WHAT YOU NEED TO DO: Quote the whole listing verbatim.

++++++

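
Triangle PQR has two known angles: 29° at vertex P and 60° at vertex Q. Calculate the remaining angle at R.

By the triangle angle sum property, the three interior angles of any triangle add up to 180°.
We know angle P = 29° and angle Q = 60°, so their sum is 89°.
Therefore angle R = 180° - 89° = 91°.

91 degrees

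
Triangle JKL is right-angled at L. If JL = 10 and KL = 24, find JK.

By the Pythagorean theorem: JK^2 = JL^2 + KL^2
JK^2 = 10^2 + 24^2 = 100 + 576 = 676
JK = sqrt(676) = 26

26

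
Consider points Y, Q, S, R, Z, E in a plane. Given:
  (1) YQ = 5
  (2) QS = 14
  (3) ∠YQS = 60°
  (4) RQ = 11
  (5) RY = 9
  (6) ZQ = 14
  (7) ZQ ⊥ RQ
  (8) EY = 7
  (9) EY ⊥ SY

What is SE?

Step 1: By the law of cosines on triangle SQY: SY² = 14² + 5² − 2·14·5·cos(60°) = 151, so SY = √151.
Step 2: By the law of cosines on triangle SYE: SE² = √151² + 7² − 2·√151·7·cos(90°) = 200, so SE = 10·√2.

Therefore, the length of SE = 10·√2.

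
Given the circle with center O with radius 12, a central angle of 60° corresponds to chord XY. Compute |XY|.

Chord length = 2r sin(θ/2)
= 2 × 12 × sin(60°/2)
= 2 × 12 × sin(30°)
= 12

12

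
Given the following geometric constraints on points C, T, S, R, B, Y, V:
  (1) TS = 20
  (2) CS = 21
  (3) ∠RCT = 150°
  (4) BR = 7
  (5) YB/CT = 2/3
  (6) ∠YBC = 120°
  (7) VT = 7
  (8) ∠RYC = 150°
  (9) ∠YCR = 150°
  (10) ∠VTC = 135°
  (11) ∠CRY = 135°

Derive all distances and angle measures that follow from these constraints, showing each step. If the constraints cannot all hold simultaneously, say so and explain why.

These constraints are not satisfiable: (8), (9) and (11) are the three interior angles of triangle RYC, which must sum to 180°, but 150° + 150° + 135° = 435°. No planar figure meets all of them, so nothing further can be derived.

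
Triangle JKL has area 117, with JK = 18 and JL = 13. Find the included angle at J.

Area = (1/2) * a * b * sin(C)
sin(C) = 2 * Area / (a * b)
sin(C) = 2 * 117 / (18 * 13)
sin(C) = 1
C = arcsin(1) = 90°

90°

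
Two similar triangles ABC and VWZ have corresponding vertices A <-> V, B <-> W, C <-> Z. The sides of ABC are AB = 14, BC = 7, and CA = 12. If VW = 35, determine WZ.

Since the triangles are similar, the ratio of corresponding sides is constant.
Scale factor k = VW / AB = 35 / 14 = 5/2
WZ = k * BC = 5/2 * 7 = 35/2

35/2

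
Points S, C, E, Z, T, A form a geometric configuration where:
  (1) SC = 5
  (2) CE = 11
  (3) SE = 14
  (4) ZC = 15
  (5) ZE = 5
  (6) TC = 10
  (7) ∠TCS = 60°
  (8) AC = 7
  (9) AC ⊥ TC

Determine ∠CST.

Step 1: By the law of cosines on triangle SCT: ST² = 5² + 10² − 2·5·10·cos(60°) = 75, so ST = 5·√3.
Step 2: By the inverse law of cosines on triangle CST: cos(∠CST) = (5² + (5·√3)² − 10²) / (2·5·5·√3) = 0/86.6 = 0, so ∠CST = 90°.

Therefore, the measure of angle ∠CST = 90°.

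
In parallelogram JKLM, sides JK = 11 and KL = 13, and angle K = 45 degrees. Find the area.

The area of a parallelogram equals the product of two adjacent sides times the sine of the included angle.
This is because the height equals 13 * sin(45°) = 13*sqrt(2)/2.
Area = 11 * 13*sqrt(2)/2 = 143*sqrt(2)/2

143*sqrt(2)/2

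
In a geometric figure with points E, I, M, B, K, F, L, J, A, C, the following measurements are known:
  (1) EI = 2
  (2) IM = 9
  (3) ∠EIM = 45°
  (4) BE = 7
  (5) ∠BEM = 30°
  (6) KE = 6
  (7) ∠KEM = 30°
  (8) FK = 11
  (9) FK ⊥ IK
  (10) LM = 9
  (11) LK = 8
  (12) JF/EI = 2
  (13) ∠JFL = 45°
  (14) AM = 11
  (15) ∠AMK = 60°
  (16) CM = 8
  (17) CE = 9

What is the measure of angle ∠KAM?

Step 1: By the law of cosines on triangle EIM: EM² = 2² + 9² − 2·2·9·cos(45°) = 59.54, so EM ≈ 7.72.
Step 2: By the law of cosines on triangle KEM: KM² = 6² + 7.72² − 2·6·7.72·cos(30°) = 15.35, so KM ≈ 3.92.
Step 3: By the law of cosines on triangle AMK: AK² = 11² + 3.92² − 2·11·3.92·cos(60°) = 93.25, so AK ≈ 9.66.
Step 4: By the inverse law of cosines on triangle KAM: cos(∠KAM) = (9.66² + 11² − 3.92²) / (2·9.66·11) = 198.9/212.45 = 0.9362, so ∠KAM = 20.57°.

Therefore, the measure of angle ∠KAM = 20.57°.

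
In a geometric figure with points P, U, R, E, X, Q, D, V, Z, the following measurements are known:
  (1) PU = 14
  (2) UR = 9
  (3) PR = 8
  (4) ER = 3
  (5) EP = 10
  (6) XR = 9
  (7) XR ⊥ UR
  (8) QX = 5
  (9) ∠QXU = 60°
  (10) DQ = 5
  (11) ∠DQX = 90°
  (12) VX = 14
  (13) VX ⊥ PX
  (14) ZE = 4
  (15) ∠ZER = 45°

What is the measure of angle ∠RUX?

Step 1: By the law of cosines on triangle URX: UX² = 9² + 9² − 2·9·9·cos(90°) = 162, so UX = 9·√2.
Step 2: By the inverse law of cosines on triangle RUX: cos(∠RUX) = (9² + (9·√2)² − 9²) / (2·9·9·√2) = 162/229.1 = 0.7071, so ∠RUX = 45°.

Therefore, the measure of angle ∠RUX = 45°.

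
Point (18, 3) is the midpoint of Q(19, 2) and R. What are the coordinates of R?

Using the midpoint formula: M = ((x1 + x2)/2, (y1 + y2)/2)
We know M = (18, 3) and Q = (19, 2)
For x: 18 = (19 + x2)/2, so x2 = 2*18 - 19 = 17
For y: 3 = (2 + y2)/2, so y2 = 2*3 - 2 = 4
R = (17, 4)

(17, 4)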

++++++

TASK ANSWER:
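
Triangle PQR has two known angles: 29° at vertex P and 60° at vertex Q. Calculate the remaining angle at R.

By the triangle angle sum property, the three interior angles of any triangle add up to 180°.
We know angle P = 29° and angle Q = 60°, so their sum is 89°.
Therefore angle R = 180° - 89° = 91°.

91 degrees

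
Triangle JKL is right-angled at L. If JL = 10 and KL = 24, find JK.

By the Pythagorean theorem: JK^2 = JL^2 + KL^2
JK^2 = 10^2 + 24^2 = 100 + 576 = 676
JK = sqrt(676) = 26

26

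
Consider points Y, Q, S, R, Z, E in a plane. Given:
  (1) YQ = 5
  (2) QS = 14
  (3) ∠YQS = 60°
  (4) RQ = 11
  (5) RY = 9
  (6) ZQ = 14
  (7) ZQ ⊥ RQ
  (8) EY = 7
  (9) EY ⊥ SY

What is SE?

Step 1: By the law of cosines on triangle SQY: SY² = 14² + 5² − 2·14·5·cos(60°) = 151, so SY = √151.
Step 2: By the law of cosines on triangle SYE: SE² = √151² + 7² − 2·√151·7·cos(90°) = 200, so SE = 10·√2.

Therefore, the length of SE = 10·√2.

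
Given the circle with center O with radius 12, a central angle of 60° corresponds to chord XY. Compute |XY|.

Chord length = 2r sin(θ/2)
= 2 × 12 × sin(60°/2)
= 2 × 12 × sin(30°)
= 12

12

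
Given the following geometric constraints on points C, T, S, R, B, Y, V:
  (1) TS = 20
  (2) CS = 21
  (3) ∠RCT = 150°
  (4) BR = 7
  (5) YB/CT = 2/3
  (6) ∠YBC = 120°
  (7) VT = 7
  (8) ∠RYC = 150°
  (9) ∠YCR = 150°
  (10) ∠VTC = 135°
  (11) ∠CRY = 135°

Derive all distances and angle measures that follow from these constraints, showing each step. If the constraints cannot all hold simultaneously, say so and explain why.

These constraints are not satisfiable: (8), (9) and (11) are the three interior angles of triangle RYC, which must sum to 180°, but 150° + 150° + 135° = 435°. No planar figure meets all of them, so nothing further can be derived.

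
Triangle JKL has area 117, with JK = 18 and JL = 13. Find the included angle at J.

Area = (1/2) * a * b * sin(C)
sin(C) = 2 * Area / (a * b)
sin(C) = 2 * 117 / (18 * 13)
sin(C) = 1
C = arcsin(1) = 90°

90°

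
Two similar triangles ABC and VWZ have corresponding vertices A <-> V, B <-> W, C <-> Z. The sides of ABC are AB = 14, BC = 7, and CA = 12. If VW = 35, determine WZ.

Since the triangles are similar, the ratio of corresponding sides is constant.
Scale factor k = VW / AB = 35 / 14 = 5/2
WZ = k * BC = 5/2 * 7 = 35/2

35/2

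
Points S, C, E, Z, T, A form a geometric configuration where:
  (1) SC = 5
  (2) CE = 11
  (3) SE = 14
  (4) ZC = 15
  (5) ZE = 5
  (6) TC = 10
  (7) ∠TCS = 60°
  (8) AC = 7
  (9) AC ⊥ TC

Determine ∠CST.

Step 1: By the law of cosines on triangle SCT: ST² = 5² + 10² − 2·5·10·cos(60°) = 75, so ST = 5·√3.
Step 2: By the inverse law of cosines on triangle CST: cos(∠CST) = (5² + (5·√3)² − 10²) / (2·5·5·√3) = 0/86.6 = 0, so ∠CST = 90°.

Therefore, the measure of angle ∠CST = 90°.

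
In parallelogram JKLM, sides JK = 11 and KL = 13, and angle K = 45 degrees. Find the area.

The area of a parallelogram equals the product of two adjacent sides times the sine of the included angle.
This is because the height equals 13 * sin(45°) = 13*sqrt(2)/2.
Area = 11 * 13*sqrt(2)/2 = 143*sqrt(2)/2

143*sqrt(2)/2

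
In a geometric figure with points E, I, M, B, K, F, L, J, A, C, the following measurements are known:
  (1) EI = 2
  (2) IM = 9
  (3) ∠EIM = 45°
  (4) BE = 7
  (5) ∠BEM = 30°
  (6) KE = 6
  (7) ∠KEM = 30°
  (8) FK = 11
  (9) FK ⊥ IK
  (10) LM = 9
  (11) LK = 8
  (12) JF/EI = 2
  (13) ∠JFL = 45°
  (14) AM = 11
  (15) ∠AMK = 60°
  (16) CM = 8
  (17) CE = 9

What is the measure of angle ∠KAM?

Step 1: By the law of cosines on triangle EIM: EM² = 2² + 9² − 2·2·9·cos(45°) = 59.54, so EM ≈ 7.72.
Step 2: By the law of cosines on triangle KEM: KM² = 6² + 7.72² − 2·6·7.72·cos(30°) = 15.35, so KM ≈ 3.92.
Step 3: By the law of cosines on triangle AMK: AK² = 11² + 3.92² − 2·11·3.92·cos(60°) = 93.25, so AK ≈ 9.66.
Step 4: By the inverse law of cosines on triangle KAM: cos(∠KAM) = (9.66² + 11² − 3.92²) / (2·9.66·11) = 198.9/212.45 = 0.9362, so ∠KAM = 20.57°.

Therefore, the measure of angle ∠KAM = 20.57°.

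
In a geometric figure with points P, U, R, E, X, Q, D, V, Z, the following measurements are known:
  (1) PU = 14
  (2) UR = 9
  (3) PR = 8
  (4) ER = 3
  (5) EP = 10
  (6) XR = 9
  (7) XR ⊥ UR
  (8) QX = 5
  (9) ∠QXU = 60°
  (10) DQ = 5
  (11) ∠DQX = 90°
  (12) VX = 14
  (13) VX ⊥ PX
  (14) ZE = 4
  (15) ∠ZER = 45°

What is the measure of angle ∠RUX?

Step 1: By the law of cosines on triangle URX: UX² = 9² + 9² − 2·9·9·cos(90°) = 162, so UX = 9·√2.
Step 2: By the inverse law of cosines on triangle RUX: cos(∠RUX) = (9² + (9·√2)² − 9²) / (2·9·9·√2) = 162/229.1 = 0.7071, so ∠RUX = 45°.

Therefore, the measure of angle ∠RUX = 45°.

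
Point (18, 3) is the midpoint of Q(19, 2) and R. What are the coordinates of R?

Using the midpoint formula: M = ((x1 + x2)/2, (y1 + y2)/2)
We know M = (18, 3) and Q = (19, 2)
For x: 18 = (19 + x2)/2, so x2 = 2*18 - 19 = 17
For y: 3 = (2 + y2)/2, so y2 = 2*3 - 2 = 4
R = (17, 4)

(17, 4)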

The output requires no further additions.